Recorded data:
- - - - -
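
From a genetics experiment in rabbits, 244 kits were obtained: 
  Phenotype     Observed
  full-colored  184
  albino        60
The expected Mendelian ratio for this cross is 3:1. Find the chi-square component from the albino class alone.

Expected counts for N = 244 under a 3:1 ratio (total parts = 4):
  full-colored: 244 × 3/4 = 183
  albino: 244 × 1/4 = 61
Contribution of albino: (60 − 61)² / 61 = 0.0164

0.016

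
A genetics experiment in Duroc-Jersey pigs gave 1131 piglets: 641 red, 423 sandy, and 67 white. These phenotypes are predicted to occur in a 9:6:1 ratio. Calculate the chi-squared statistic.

0.232

Under the 9:6:1 hypothesis (Σ ratio = 16, N = 1131):
  red: 1131 × 9/16 = 636.1875
  sandy: 1131 × 6/16 = 424.125
  white: 1131 × 1/16 = 70.6875
χ² = Σ (O − E)² / E
  red: (641 − 636.1875)² / 636.1875 = 0.0364
  sandy: (423 − 424.125)² / 424.125 = 0.0030
  white: (67 − 70.6875)² / 70.6875 = 0.1924
χ² = 0.0364 + 0.0030 + 0.1924 = 0.2318 ≈ 0.232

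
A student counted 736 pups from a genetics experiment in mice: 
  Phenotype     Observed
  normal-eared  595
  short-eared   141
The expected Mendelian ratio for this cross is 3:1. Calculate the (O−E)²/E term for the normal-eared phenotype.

Expected counts for N = 736 under a 3:1 ratio (total parts = 4):
  normal-eared: 736 × 3/4 = 552
  short-eared: 736 × 1/4 = 184
Contribution of normal-eared: (595 − 552)² / 552 = 3.3496

3.350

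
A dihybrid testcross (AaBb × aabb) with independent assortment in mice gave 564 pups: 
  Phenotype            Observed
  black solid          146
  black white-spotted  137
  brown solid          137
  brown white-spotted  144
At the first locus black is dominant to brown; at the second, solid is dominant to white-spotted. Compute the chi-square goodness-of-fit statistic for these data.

0.468

A dihybrid testcross with independent assortment gives a 1:1:1:1 ratio.
Under the 1:1:1:1 hypothesis (Σ ratio = 4, N = 564):
  black solid: 564 × 1/4 = 141
  black white-spotted: 564 × 1/4 = 141
  brown solid: 564 × 1/4 = 141
  brown white-spotted: 564 × 1/4 = 141
χ² = Σ (O − E)² / E
  black solid: (146 − 141)² / 141 = 0.1773
  black white-spotted: (137 − 141)² / 141 = 0.1135
  brown solid: (137 − 141)² / 141 = 0.1135
  brown white-spotted: (144 − 141)² / 141 = 0.0638
χ² = 0.1773 + 0.1135 + 0.1135 + 0.0638 = 0.4681 ≈ 0.468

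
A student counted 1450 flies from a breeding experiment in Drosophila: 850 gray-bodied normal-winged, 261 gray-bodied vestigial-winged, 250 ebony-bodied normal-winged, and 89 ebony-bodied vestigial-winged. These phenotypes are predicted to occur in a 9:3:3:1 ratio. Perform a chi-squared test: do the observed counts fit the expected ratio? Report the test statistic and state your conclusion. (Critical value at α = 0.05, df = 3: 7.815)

3.673; consistent

Total ratio parts = 16. Expected numbers out of 1450:
  gray-bodied normal-winged: 1450 × 9/16 = 815.625
  gray-bodied vestigial-winged: 1450 × 3/16 = 271.875
  ebony-bodied normal-winged: 1450 × 3/16 = 271.875
  ebony-bodied vestigial-winged: 1450 × 1/16 = 90.625
χ² = Σ (O − E)² / E
  gray-bodied normal-winged: (850 − 815.625)² / 815.625 = 1.4488
  gray-bodied vestigial-winged: (261 − 271.875)² / 271.875 = 0.4350
  ebony-bodied normal-winged: (250 − 271.875)² / 271.875 = 1.7601
  ebony-bodied vestigial-winged: (89 − 90.625)² / 90.625 = 0.0291
χ² = 1.4488 + 0.4350 + 1.7601 + 0.0291 = 3.673
Degrees of freedom = 4 − 1 = 3; critical value at α = 0.05 is 7.815.
Since 3.673 < 7.815, we fail to reject the null hypothesis — the data are consistent with the 9:3:3:1 ratio.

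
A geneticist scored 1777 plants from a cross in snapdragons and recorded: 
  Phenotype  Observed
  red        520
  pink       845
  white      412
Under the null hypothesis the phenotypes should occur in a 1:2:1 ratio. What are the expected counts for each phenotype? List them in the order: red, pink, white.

444.25, 888.5, 444.25

Under the 1:2:1 hypothesis (Σ ratio = 4, N = 1777):
  red: 1777 × 1/4 = 444.25
  pink: 1777 × 2/4 = 888.5
  white: 1777 × 1/4 = 444.25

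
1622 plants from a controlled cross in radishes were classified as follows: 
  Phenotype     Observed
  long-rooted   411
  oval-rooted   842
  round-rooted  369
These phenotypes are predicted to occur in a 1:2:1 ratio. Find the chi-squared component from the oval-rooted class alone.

Expected counts for N = 1622 under a 1:2:1 ratio (total parts = 4):
  long-rooted: 1622 × 1/4 = 405.5
  oval-rooted: 1622 × 2/4 = 811
  round-rooted: 1622 × 1/4 = 405.5
Contribution of oval-rooted: (842 − 811)² / 811 = 1.1850

1.185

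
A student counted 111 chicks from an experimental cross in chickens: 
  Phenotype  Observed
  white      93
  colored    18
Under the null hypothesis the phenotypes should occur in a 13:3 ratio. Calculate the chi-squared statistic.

0.468

Under the 13:3 hypothesis (Σ ratio = 16, N = 111):
  white: 111 × 13/16 = 90.1875
  colored: 111 × 3/16 = 20.8125
χ² = Σ (O − E)² / E
  white: (93 − 90.1875)² / 90.1875 = 0.0877
  colored: (18 − 20.8125)² / 20.8125 = 0.3801
χ² = 0.0877 + 0.3801 = 0.4678 ≈ 0.468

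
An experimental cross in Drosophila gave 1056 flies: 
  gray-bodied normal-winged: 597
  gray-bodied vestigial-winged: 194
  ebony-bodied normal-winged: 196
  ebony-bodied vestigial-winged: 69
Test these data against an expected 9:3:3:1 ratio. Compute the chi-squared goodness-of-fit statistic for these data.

The 9:3:3:1 ratio has 16 parts, so with N = 1056 the expected counts are:
  gray-bodied normal-winged: 1056 × 9/16 = 594
  gray-bodied vestigial-winged: 1056 × 3/16 = 198
  ebony-bodied normal-winged: 1056 × 3/16 = 198
  ebony-bodied vestigial-winged: 1056 × 1/16 = 66
χ² = Σ (O − E)² / E
  gray-bodied normal-winged: (597 − 594)² / 594 = 0.0152
  gray-bodied vestigial-winged: (194 − 198)² / 198 = 0.0808
  ebony-bodied normal-winged: (196 − 198)² / 198 = 0.0202
  ebony-bodied vestigial-winged: (69 − 66)² / 66 = 0.1364
χ² = 0.0152 + 0.0808 + 0.0202 + 0.1364 = 0.2526 ≈ 0.253

0.253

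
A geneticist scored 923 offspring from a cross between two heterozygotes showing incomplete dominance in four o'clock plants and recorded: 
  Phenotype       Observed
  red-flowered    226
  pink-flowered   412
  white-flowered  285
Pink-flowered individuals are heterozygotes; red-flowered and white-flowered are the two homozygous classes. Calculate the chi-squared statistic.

With incomplete dominance, a heterozygote × heterozygote cross gives a 1:2:1 phenotypic ratio.
Total ratio parts = 4. Expected numbers out of 923:
  red-flowered: 923 × 1/4 = 230.75
  pink-flowered: 923 × 2/4 = 461.5
  white-flowered: 923 × 1/4 = 230.75
χ² = Σ (O − E)² / E
  red-flowered: (226 − 230.75)² / 230.75 = 0.0978
  pink-flowered: (412 − 461.5)² / 461.5 = 5.3093
  white-flowered: (285 − 230.75)² / 230.75 = 12.7543
χ² = 0.0978 + 5.3093 + 12.7543 = 18.1614 ≈ 18.161

18.161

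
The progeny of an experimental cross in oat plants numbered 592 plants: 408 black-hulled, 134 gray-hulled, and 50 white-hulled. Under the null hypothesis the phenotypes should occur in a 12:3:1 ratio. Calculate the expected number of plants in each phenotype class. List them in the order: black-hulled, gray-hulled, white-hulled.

The 12:3:1 ratio has 16 parts, so with N = 592 the expected counts are:
  black-hulled: 592 × 12/16 = 444
  gray-hulled: 592 × 3/16 = 111
  white-hulled: 592 × 1/16 = 37

444, 111, 37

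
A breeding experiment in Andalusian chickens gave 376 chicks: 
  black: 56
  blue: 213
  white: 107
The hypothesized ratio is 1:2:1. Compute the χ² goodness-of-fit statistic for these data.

The 1:2:1 ratio has 4 parts, so with N = 376 the expected counts are:
  black: 376 × 1/4 = 94
  blue: 376 × 2/4 = 188
  white: 376 × 1/4 = 94
χ² = Σ (O − E)² / E
  black: (56 − 94)² / 94 = 15.3617
  blue: (213 − 188)² / 188 = 3.3245
  white: (107 − 94)² / 94 = 1.7979
χ² = 15.3617 + 3.3245 + 1.7979 = 20.4841 ≈ 20.484

20.484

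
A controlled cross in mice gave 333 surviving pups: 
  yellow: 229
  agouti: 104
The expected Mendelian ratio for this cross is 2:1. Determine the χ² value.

0.662

Under the 2:1 hypothesis (Σ ratio = 3, N = 333):
  yellow: 333 × 2/3 = 222
  agouti: 333 × 1/3 = 111
χ² = Σ (O − E)² / E
  yellow: (229 − 222)² / 222 = 0.2207
  agouti: (104 − 111)² / 111 = 0.4414
χ² = 0.2207 + 0.4414 = 0.6621 ≈ 0.662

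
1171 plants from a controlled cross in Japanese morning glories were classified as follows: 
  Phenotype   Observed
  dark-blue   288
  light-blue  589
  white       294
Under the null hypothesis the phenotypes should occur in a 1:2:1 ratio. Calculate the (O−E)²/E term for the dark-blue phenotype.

0.077

The 1:2:1 ratio has 4 parts, so with N = 1171 the expected counts are:
  dark-blue: 1171 × 1/4 = 292.75
  light-blue: 1171 × 2/4 = 585.5
  white: 1171 × 1/4 = 292.75
Contribution of dark-blue: (288 − 292.75)² / 292.75 = 0.0771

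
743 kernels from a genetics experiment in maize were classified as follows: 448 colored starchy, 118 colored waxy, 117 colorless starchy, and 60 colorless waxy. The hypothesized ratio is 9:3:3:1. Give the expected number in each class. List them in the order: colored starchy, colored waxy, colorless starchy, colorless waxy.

The 9:3:3:1 ratio has 16 parts, so with N = 743 the expected counts are:
  colored starchy: 743 × 9/16 = 417.9375
  colored waxy: 743 × 3/16 = 139.3125
  colorless starchy: 743 × 3/16 = 139.3125
  colorless waxy: 743 × 1/16 = 46.4375

417.9375, 139.3125, 139.3125, 46.4375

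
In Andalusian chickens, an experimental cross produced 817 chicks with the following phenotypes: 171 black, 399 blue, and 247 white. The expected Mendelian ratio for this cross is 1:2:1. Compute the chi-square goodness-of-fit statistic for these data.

14.581

Under the 1:2:1 hypothesis (Σ ratio = 4, N = 817):
  black: 817 × 1/4 = 204.25
  blue: 817 × 2/4 = 408.5
  white: 817 × 1/4 = 204.25
χ² = Σ (O − E)² / E
  black: (171 − 204.25)² / 204.25 = 5.4128
  blue: (399 − 408.5)² / 408.5 = 0.2209
  white: (247 − 204.25)² / 204.25 = 8.9477
χ² = 5.4128 + 0.2209 + 8.9477 = 14.5814 ≈ 14.581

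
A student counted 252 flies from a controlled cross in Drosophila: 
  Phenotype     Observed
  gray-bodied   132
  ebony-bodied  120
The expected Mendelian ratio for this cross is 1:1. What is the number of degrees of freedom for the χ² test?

1

A goodness-of-fit test with 2 phenotype classes has df = 2 − 1 = 1.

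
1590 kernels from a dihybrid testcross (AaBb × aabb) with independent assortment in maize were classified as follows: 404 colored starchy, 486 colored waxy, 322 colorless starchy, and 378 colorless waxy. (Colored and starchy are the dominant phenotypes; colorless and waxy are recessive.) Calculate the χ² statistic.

A dihybrid testcross with independent assortment gives a 1:1:1:1 ratio.
The 1:1:1:1 ratio has 4 parts, so with N = 1590 the expected counts are:
  colored starchy: 1590 × 1/4 = 397.5
  colored waxy: 1590 × 1/4 = 397.5
  colorless starchy: 1590 × 1/4 = 397.5
  colorless waxy: 1590 × 1/4 = 397.5
χ² = Σ (O − E)² / E
  colored starchy: (404 − 397.5)² / 397.5 = 0.1063
  colored waxy: (486 − 397.5)² / 397.5 = 19.7038
  colorless starchy: (322 − 397.5)² / 397.5 = 14.3403
  colorless waxy: (378 − 397.5)² / 397.5 = 0.9566
χ² = 0.1063 + 19.7038 + 14.3403 + 0.9566 = 35.107

35.107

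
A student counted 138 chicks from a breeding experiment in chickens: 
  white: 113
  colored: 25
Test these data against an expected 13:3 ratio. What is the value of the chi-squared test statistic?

0.036

Total ratio parts = 16. Expected numbers out of 138:
  white: 138 × 13/16 = 112.125
  colored: 138 × 3/16 = 25.875
χ² = Σ (O − E)² / E
  white: (113 − 112.125)² / 112.125 = 0.0068
  colored: (25 − 25.875)² / 25.875 = 0.0296
χ² = 0.0068 + 0.0296 = 0.0364 ≈ 0.036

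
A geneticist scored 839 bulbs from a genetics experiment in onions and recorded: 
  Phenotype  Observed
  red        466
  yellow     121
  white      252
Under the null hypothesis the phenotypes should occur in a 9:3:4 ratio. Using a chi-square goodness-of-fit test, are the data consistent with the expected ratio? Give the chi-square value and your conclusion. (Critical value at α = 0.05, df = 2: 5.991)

16.967; not consistent

Under the 9:3:4 hypothesis (Σ ratio = 16, N = 839):
  red: 839 × 9/16 = 471.9375
  yellow: 839 × 3/16 = 157.3125
  white: 839 × 4/16 = 209.75
χ² = Σ (O − E)² / E
  red: (466 − 471.9375)² / 471.9375 = 0.0747
  yellow: (121 − 157.3125)² / 157.3125 = 8.3820
  white: (252 − 209.75)² / 209.75 = 8.5104
χ² = 0.0747 + 8.3820 + 8.5104 = 16.9671 ≈ 16.967
Degrees of freedom = 3 − 1 = 2; critical value at α = 0.05 is 5.991.
Since 16.967 > 5.991, we reject the null hypothesis — the data do not fit the 9:3:4 ratio.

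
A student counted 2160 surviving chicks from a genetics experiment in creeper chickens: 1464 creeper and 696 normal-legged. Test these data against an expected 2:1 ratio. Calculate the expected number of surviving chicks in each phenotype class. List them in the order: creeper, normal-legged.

1440, 720

The 2:1 ratio has 3 parts, so with N = 2160 the expected counts are:
  creeper: 2160 × 2/3 = 1440
  normal-legged: 2160 × 1/3 = 720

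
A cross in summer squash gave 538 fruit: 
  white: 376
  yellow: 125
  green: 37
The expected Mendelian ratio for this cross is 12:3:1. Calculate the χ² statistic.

7.983

Under the 12:3:1 hypothesis (Σ ratio = 16, N = 538):
  white: 538 × 12/16 = 403.5
  yellow: 538 × 3/16 = 100.875
  green: 538 × 1/16 = 33.625
χ² = Σ (O − E)² / E
  white: (376 − 403.5)² / 403.5 = 1.8742
  yellow: (125 − 100.875)² / 100.875 = 5.7697
  green: (37 − 33.625)² / 33.625 = 0.3388
χ² = 1.8742 + 5.7697 + 0.3388 = 7.9827 ≈ 7.983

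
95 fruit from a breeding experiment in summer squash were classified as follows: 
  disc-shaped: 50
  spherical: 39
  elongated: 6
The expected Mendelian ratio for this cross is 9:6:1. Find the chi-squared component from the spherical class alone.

0.320

Total ratio parts = 16. Expected numbers out of 95:
  disc-shaped: 95 × 9/16 = 53.4375
  spherical: 95 × 6/16 = 35.625
  elongated: 95 × 1/16 = 5.9375
Contribution of spherical: (39 − 35.625)² / 35.625 = 0.3197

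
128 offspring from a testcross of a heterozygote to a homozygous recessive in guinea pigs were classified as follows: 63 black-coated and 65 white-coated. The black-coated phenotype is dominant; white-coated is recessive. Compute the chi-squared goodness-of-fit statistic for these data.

0.031

A testcross of a heterozygote (Aa × aa) gives a 1:1 phenotypic ratio.
Expected counts for N = 128 under a 1:1 ratio (total parts = 2):
  black-coated: 128 × 1/2 = 64
  white-coated: 128 × 1/2 = 64
χ² = Σ (O − E)² / E
  black-coated: (63 − 64)² / 64 = 0.0156
  white-coated: (65 − 64)² / 64 = 0.0156
χ² = 0.0156 + 0.0156 = 0.0312 ≈ 0.031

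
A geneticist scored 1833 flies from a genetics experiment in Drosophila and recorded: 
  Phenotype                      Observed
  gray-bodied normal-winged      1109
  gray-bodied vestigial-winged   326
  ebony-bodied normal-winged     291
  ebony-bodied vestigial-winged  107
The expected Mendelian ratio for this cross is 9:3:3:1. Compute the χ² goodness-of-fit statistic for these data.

15.378

Under the 9:3:3:1 hypothesis (Σ ratio = 16, N = 1833):
  gray-bodied normal-winged: 1833 × 9/16 = 1031.0625
  gray-bodied vestigial-winged: 1833 × 3/16 = 343.6875
  ebony-bodied normal-winged: 1833 × 3/16 = 343.6875
  ebony-bodied vestigial-winged: 1833 × 1/16 = 114.5625
χ² = Σ (O − E)² / E
  gray-bodied normal-winged: (1109 − 1031.0625)² / 1031.0625 = 5.8913
  gray-bodied vestigial-winged: (326 − 343.6875)² / 343.6875 = 0.9103
  ebony-bodied normal-winged: (291 − 343.6875)² / 343.6875 = 8.0770
  ebony-bodied vestigial-winged: (107 − 114.5625)² / 114.5625 = 0.4992
χ² = 5.8913 + 0.9103 + 8.0770 + 0.4992 = 15.3778 ≈ 15.378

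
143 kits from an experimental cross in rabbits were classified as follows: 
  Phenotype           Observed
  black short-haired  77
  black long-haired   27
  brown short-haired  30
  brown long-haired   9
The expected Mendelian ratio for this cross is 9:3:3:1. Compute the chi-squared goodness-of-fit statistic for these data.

The 9:3:3:1 ratio has 16 parts, so with N = 143 the expected counts are:
  black short-haired: 143 × 9/16 = 80.4375
  black long-haired: 143 × 3/16 = 26.8125
  brown short-haired: 143 × 3/16 = 26.8125
  brown long-haired: 143 × 1/16 = 8.9375
χ² = Σ (O − E)² / E
  black short-haired: (77 − 80.4375)² / 80.4375 = 0.1469
  black long-haired: (27 − 26.8125)² / 26.8125 = 0.0013
  brown short-haired: (30 − 26.8125)² / 26.8125 = 0.3789
  brown long-haired: (9 − 8.9375)² / 8.9375 = 0.0004
χ² = 0.1469 + 0.0013 + 0.3789 + 0.0004 = 0.5275 ≈ 0.528

0.528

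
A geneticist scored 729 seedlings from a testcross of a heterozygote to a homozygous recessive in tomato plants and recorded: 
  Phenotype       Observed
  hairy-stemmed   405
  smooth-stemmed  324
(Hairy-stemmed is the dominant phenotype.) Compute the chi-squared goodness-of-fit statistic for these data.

9.000

A testcross of a heterozygote (Aa × aa) gives a 1:1 phenotypic ratio.
Total ratio parts = 2. Expected numbers out of 729:
  hairy-stemmed: 729 × 1/2 = 364.5
  smooth-stemmed: 729 × 1/2 = 364.5
χ² = Σ (O − E)² / E
  hairy-stemmed: (405 − 364.5)² / 364.5 = 4.5000
  smooth-stemmed: (324 − 364.5)² / 364.5 = 4.5000
χ² = 4.5000 + 4.5000 = 9.000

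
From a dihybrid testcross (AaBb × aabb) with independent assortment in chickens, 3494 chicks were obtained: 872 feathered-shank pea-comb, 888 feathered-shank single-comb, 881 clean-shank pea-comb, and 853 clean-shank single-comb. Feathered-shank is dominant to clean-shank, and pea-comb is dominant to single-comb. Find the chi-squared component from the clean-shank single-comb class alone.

0.481

A dihybrid testcross with independent assortment gives a 1:1:1:1 ratio.
Total ratio parts = 4. Expected numbers out of 3494:
  feathered-shank pea-comb: 3494 × 1/4 = 873.5
  feathered-shank single-comb: 3494 × 1/4 = 873.5
  clean-shank pea-comb: 3494 × 1/4 = 873.5
  clean-shank single-comb: 3494 × 1/4 = 873.5
Contribution of clean-shank single-comb: (853 − 873.5)² / 873.5 = 0.4811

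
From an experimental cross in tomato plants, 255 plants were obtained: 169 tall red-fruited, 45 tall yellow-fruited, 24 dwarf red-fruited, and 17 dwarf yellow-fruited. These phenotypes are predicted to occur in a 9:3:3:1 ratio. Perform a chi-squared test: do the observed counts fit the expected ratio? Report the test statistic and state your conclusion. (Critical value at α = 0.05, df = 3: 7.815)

Expected counts for N = 255 under a 9:3:3:1 ratio (total parts = 16):
  tall red-fruited: 255 × 9/16 = 143.4375
  tall yellow-fruited: 255 × 3/16 = 47.8125
  dwarf red-fruited: 255 × 3/16 = 47.8125
  dwarf yellow-fruited: 255 × 1/16 = 15.9375
χ² = Σ (O − E)² / E
  tall red-fruited: (169 − 143.4375)² / 143.4375 = 4.5556
  tall yellow-fruited: (45 − 47.8125)² / 47.8125 = 0.1654
  dwarf red-fruited: (24 − 47.8125)² / 47.8125 = 11.8596
  dwarf yellow-fruited: (17 − 15.9375)² / 15.9375 = 0.0708
χ² = 4.5556 + 0.1654 + 11.8596 + 0.0708 = 16.6514 ≈ 16.651
Degrees of freedom = 4 − 1 = 3; critical value at α = 0.05 is 7.815.
Since 16.651 > 7.815, we reject the null hypothesis — the data do not fit the 9:3:3:1 ratio.

16.651; not consistent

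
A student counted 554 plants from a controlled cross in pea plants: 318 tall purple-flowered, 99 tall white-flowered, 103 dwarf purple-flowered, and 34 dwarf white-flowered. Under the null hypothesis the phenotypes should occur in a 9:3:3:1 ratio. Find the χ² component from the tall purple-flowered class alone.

0.130

Expected counts for N = 554 under a 9:3:3:1 ratio (total parts = 16):
  tall purple-flowered: 554 × 9/16 = 311.625
  tall white-flowered: 554 × 3/16 = 103.875
  dwarf purple-flowered: 554 × 3/16 = 103.875
  dwarf white-flowered: 554 × 1/16 = 34.625
Contribution of tall purple-flowered: (318 − 311.625)² / 311.625 = 0.1304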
- - - - -
Activity:
Every line between the one that contains "From an experimental cross in tomato" and the last line of the listing, both included, should be retyped exactly, with nothing else added.

Task solution:
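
From an experimental cross in tomato plants, 255 plants were obtained: 169 tall red-fruited, 45 tall yellow-fruited, 24 dwarf red-fruited, and 17 dwarf yellow-fruited. These phenotypes are predicted to occur in a 9:3:3:1 ratio. Perform a chi-squared test: do the observed counts fit the expected ratio? Report the test statistic and state your conclusion. (Critical value at α = 0.05, df = 3: 7.815)

Expected counts for N = 255 under a 9:3:3:1 ratio (total parts = 16):
  tall red-fruited: 255 × 9/16 = 143.4375
  tall yellow-fruited: 255 × 3/16 = 47.8125
  dwarf red-fruited: 255 × 3/16 = 47.8125
  dwarf yellow-fruited: 255 × 1/16 = 15.9375
χ² = Σ (O − E)² / E
  tall red-fruited: (169 − 143.4375)² / 143.4375 = 4.5556
  tall yellow-fruited: (45 − 47.8125)² / 47.8125 = 0.1654
  dwarf red-fruited: (24 − 47.8125)² / 47.8125 = 11.8596
  dwarf yellow-fruited: (17 − 15.9375)² / 15.9375 = 0.0708
χ² = 4.5556 + 0.1654 + 11.8596 + 0.0708 = 16.6514 ≈ 16.651
Degrees of freedom = 4 − 1 = 3; critical value at α = 0.05 is 7.815.
Since 16.651 > 7.815, we reject the null hypothesis — the data do not fit the 9:3:3:1 ratio.

16.651; not consistent

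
A student counted 554 plants from a controlled cross in pea plants: 318 tall purple-flowered, 99 tall white-flowered, 103 dwarf purple-flowered, and 34 dwarf white-flowered. Under the null hypothesis the phenotypes should occur in a 9:3:3:1 ratio. Find the χ² component from the tall purple-flowered class alone.

0.130

Expected counts for N = 554 under a 9:3:3:1 ratio (total parts = 16):
  tall purple-flowered: 554 × 9/16 = 311.625
  tall white-flowered: 554 × 3/16 = 103.875
  dwarf purple-flowered: 554 × 3/16 = 103.875
  dwarf white-flowered: 554 × 1/16 = 34.625
Contribution of tall purple-flowered: (318 − 311.625)² / 311.625 = 0.1304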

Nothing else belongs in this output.